##### EXTRACTED INFORMATION

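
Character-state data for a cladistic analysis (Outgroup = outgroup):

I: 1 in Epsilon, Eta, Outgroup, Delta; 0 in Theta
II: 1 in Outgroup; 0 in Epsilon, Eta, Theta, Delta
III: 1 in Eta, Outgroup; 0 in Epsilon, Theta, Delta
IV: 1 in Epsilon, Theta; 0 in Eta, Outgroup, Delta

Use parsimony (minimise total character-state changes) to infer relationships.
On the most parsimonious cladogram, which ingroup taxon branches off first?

Character polarity is set by the outgroup: the derived state is whichever differs from the outgroup's state, so for I, II, III the derived state is '0', and for the remaining characters it is '1'.
I: derived state '0' in Theta only — an autapomorphy, so it tells us nothing about relationships among taxa.
All ingroup taxa share the derived state '0' for II; it defines the ingroup but does not resolve relationships within it.
III: derived state '0' in Delta, Epsilon, and Theta only — synapomorphy for {Delta, Epsilon, Theta}.
IV: derived state '1' in Epsilon and Theta only — synapomorphy for {Epsilon, Theta}.
Most parsimonious ingroup topology: (((Epsilon,Theta),Delta),Eta).
Eta is sister to the clade containing all other ingroup taxa, so it is the earliest-diverging (most basal) ingroup lineage.

Eta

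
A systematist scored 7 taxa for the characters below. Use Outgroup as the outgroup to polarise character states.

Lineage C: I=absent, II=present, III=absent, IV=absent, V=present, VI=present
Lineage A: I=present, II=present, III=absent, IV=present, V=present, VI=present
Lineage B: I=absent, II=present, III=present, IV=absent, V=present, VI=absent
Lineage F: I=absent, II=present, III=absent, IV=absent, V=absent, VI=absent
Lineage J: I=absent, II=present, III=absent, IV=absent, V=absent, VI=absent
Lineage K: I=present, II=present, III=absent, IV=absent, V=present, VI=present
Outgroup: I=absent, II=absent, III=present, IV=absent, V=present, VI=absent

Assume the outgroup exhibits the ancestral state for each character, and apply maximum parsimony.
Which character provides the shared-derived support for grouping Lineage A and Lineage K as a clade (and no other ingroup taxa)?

Character polarity is set by the outgroup: the derived state is whichever differs from the outgroup's state, so for III, V the derived state is 'absent', and for the remaining characters it is 'present'.
I (derived state 'present') is shared by Lineage A and Lineage K — a synapomorphy uniting that clade.
II (derived state 'present') is shared by all ingroup taxa — unites the whole ingroup.
Only Lineage A, Lineage C, Lineage F, Lineage J, and Lineage K show the derived state 'absent' for III, supporting them as a clade.
IV: derived state 'present' in Lineage A only — an autapomorphy, so it tells us nothing about relationships among taxa.
Only Lineage F and Lineage J show the derived state 'absent' for V, supporting them as a clade.
VI: derived state 'present' in Lineage A, Lineage C, and Lineage K only — synapomorphy for {Lineage A, Lineage C, Lineage K}.
Most parsimonious ingroup topology: (((Lineage C,(Lineage K,Lineage A)),(Lineage J,Lineage F)),Lineage B).
The clade {Lineage A, Lineage K} is supported by I: its derived state 'present' occurs in exactly those taxa and in no other taxon (including the outgroup).

I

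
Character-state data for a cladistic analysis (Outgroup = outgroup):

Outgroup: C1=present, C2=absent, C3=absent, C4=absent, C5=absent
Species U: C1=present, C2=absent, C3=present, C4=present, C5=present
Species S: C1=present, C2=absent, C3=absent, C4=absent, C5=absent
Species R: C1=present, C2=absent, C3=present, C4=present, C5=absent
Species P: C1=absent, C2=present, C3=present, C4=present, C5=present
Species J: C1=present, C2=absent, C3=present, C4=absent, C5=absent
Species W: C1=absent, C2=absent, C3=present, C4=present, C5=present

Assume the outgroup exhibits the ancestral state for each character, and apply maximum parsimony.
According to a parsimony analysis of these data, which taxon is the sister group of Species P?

Character polarity is set by the outgroup: the derived state is whichever differs from the outgroup's state, so for C1 the derived state is 'absent', and for the remaining characters it is 'present'.
C1 (derived state 'absent') is shared by Species P and Species W — a synapomorphy uniting that clade.
C2 (derived state 'present') is unique to Species P (autapomorphy; uninformative for grouping).
Only Species J, Species P, Species R, Species U, and Species W show the derived state 'present' for C3, supporting them as a clade.
Only Species P, Species R, Species U, and Species W show the derived state 'present' for C4, supporting them as a clade.
C5: derived state 'present' in Species P, Species U, and Species W only — synapomorphy for {Species P, Species U, Species W}.
Most parsimonious ingroup topology: ((((Species U,(Species P,Species W)),Species R),Species J),Species S).
Species P and Species W form a cherry on this tree, so they are sister taxa.

Species W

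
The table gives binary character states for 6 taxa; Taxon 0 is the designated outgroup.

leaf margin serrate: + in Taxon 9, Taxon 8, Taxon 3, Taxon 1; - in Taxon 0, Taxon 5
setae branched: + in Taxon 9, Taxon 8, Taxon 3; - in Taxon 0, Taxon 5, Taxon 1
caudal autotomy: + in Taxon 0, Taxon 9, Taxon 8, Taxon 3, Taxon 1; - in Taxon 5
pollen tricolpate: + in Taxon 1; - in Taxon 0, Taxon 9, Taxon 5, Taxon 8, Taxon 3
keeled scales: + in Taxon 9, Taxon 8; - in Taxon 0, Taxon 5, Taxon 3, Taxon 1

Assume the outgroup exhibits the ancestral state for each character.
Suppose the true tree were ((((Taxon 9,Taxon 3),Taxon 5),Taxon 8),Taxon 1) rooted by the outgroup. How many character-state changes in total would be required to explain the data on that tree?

8

Map each character onto ((((Taxon 9,Taxon 3),Taxon 5),Taxon 8),Taxon 1) (rooted by Taxon 0) and count the minimum state changes it requires (Fitch parsimony):
leaf margin serrate: 2; setae branched: 2; caudal autotomy: 1; pollen tricolpate: 1; keeled scales: 2.
Total tree length = 8.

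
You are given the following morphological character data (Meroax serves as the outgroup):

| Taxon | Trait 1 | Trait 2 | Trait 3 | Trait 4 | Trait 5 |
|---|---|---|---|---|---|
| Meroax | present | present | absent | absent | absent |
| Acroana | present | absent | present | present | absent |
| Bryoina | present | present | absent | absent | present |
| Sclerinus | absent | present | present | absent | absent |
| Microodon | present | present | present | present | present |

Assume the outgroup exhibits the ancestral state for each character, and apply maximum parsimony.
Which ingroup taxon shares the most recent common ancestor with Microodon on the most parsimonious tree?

Character polarity is set by the outgroup: the derived state is whichever differs from the outgroup's state, so for Trait 1, Trait 2 the derived state is 'absent', and for the remaining characters it is 'present'.
Trait 1: derived state 'absent' in Sclerinus only — an autapomorphy, so it tells us nothing about relationships among taxa.
Trait 2: derived state 'absent' in Acroana only — an autapomorphy, so it tells us nothing about relationships among taxa.
Trait 3 (derived state 'present') is shared by Acroana, Microodon, and Sclerinus — a synapomorphy uniting that clade.
Trait 4: derived state 'present' in Acroana and Microodon only — synapomorphy for {Acroana, Microodon}.
Trait 5 groups Bryoina and Microodon, which is incompatible with the clades supported by the remaining characters; treating it as convergent (homoplasy) costs fewer steps than any alternative tree.
Most parsimonious ingroup topology: (((Acroana,Microodon),Sclerinus),Bryoina).
Microodon and Acroana form a cherry on this tree, so they are sister taxa.

Acroana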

##########

Search the material for "Meroax" and copy each matching line.

■ **TASK RESPONSE**:
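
You are given the following morphological character data (Meroax serves as the outgroup):
| Meroax | present | present | absent | absent | absent |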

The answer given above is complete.